Collected data entries
===============
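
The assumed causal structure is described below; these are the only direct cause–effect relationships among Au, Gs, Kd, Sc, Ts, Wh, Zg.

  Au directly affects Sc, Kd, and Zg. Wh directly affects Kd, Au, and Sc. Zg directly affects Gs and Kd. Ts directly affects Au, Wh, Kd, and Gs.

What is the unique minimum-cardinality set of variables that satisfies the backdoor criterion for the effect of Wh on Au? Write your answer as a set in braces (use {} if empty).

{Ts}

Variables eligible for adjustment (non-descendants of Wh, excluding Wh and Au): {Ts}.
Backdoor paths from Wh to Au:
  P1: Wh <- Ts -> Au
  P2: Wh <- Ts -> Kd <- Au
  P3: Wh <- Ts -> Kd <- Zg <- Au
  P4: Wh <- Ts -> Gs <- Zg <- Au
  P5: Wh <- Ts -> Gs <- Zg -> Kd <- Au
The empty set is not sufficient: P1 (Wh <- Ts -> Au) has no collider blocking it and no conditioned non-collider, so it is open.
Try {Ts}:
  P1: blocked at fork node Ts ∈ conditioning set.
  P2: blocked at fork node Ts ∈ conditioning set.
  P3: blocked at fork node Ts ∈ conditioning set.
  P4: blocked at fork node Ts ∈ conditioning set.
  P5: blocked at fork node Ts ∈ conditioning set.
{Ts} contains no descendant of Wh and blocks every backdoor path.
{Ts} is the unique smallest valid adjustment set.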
===============
TASK DESCRIPTION
Once you reach the line that contains "Au directly affects", print it and every line after it exactly as written, stopping at the last line of the records and adding nothing.

WRITTEN ANSWER
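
  Au directly affects Sc, Kd, and Zg. Wh directly affects Kd, Au, and Sc. Zg directly affects Gs and Kd. Ts directly affects Au, Wh, Kd, and Gs.

What is the unique minimum-cardinality set of variables that satisfies the backdoor criterion for the effect of Wh on Au? Write your answer as a set in braces (use {} if empty).

{Ts}

Variables eligible for adjustment (non-descendants of Wh, excluding Wh and Au): {Ts}.
Backdoor paths from Wh to Au:
  P1: Wh <- Ts -> Au
  P2: Wh <- Ts -> Kd <- Au
  P3: Wh <- Ts -> Kd <- Zg <- Au
  P4: Wh <- Ts -> Gs <- Zg <- Au
  P5: Wh <- Ts -> Gs <- Zg -> Kd <- Au
The empty set is not sufficient: P1 (Wh <- Ts -> Au) has no collider blocking it and no conditioned non-collider, so it is open.
Try {Ts}:
  P1: blocked at fork node Ts ∈ conditioning set.
  P2: blocked at fork node Ts ∈ conditioning set.
  P3: blocked at fork node Ts ∈ conditioning set.
  P4: blocked at fork node Ts ∈ conditioning set.
  P5: blocked at fork node Ts ∈ conditioning set.
{Ts} contains no descendant of Wh and blocks every backdoor path.
{Ts} is the unique smallest valid adjustment set.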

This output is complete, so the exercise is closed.